Material for the task section start
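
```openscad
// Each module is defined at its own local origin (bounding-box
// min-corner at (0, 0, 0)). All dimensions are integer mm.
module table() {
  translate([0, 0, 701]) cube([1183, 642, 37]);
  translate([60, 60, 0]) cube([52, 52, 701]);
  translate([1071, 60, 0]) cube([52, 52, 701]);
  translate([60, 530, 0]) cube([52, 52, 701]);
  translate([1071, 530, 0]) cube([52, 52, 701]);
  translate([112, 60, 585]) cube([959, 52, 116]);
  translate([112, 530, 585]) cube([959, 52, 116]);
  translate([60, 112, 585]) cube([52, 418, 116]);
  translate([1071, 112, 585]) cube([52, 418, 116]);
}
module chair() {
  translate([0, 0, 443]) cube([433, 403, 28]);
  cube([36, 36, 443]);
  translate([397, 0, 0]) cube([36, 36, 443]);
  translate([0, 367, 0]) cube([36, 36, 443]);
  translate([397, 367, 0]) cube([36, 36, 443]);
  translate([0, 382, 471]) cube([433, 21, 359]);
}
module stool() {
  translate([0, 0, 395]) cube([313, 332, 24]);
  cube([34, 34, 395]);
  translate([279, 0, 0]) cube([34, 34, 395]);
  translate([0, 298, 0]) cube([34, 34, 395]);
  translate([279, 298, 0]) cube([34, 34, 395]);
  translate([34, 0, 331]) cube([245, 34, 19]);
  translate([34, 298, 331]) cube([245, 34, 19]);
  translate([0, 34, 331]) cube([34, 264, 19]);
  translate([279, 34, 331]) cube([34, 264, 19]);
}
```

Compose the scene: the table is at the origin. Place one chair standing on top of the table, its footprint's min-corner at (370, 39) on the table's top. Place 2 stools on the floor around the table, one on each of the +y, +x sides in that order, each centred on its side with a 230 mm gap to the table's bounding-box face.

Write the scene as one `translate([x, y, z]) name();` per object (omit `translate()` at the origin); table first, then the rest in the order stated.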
Material for the task section end
* _Work instruction_
Whenever a line above contains "order", copy that line.

* _Exercise answer_
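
Compose the scene: the table is at the origin. Place one chair standing on top of the table, its footprint's min-corner at (370, 39) on the table's top. Place 2 stools on the floor around the table, one on each of the +y, +x sides in that order, each centred on its side with a 230 mm gap to the table's bounding-box face.
Write the scene as one `translate([x, y, z]) name();` per object (omit `translate()` at the origin); table first, then the rest in the order stated.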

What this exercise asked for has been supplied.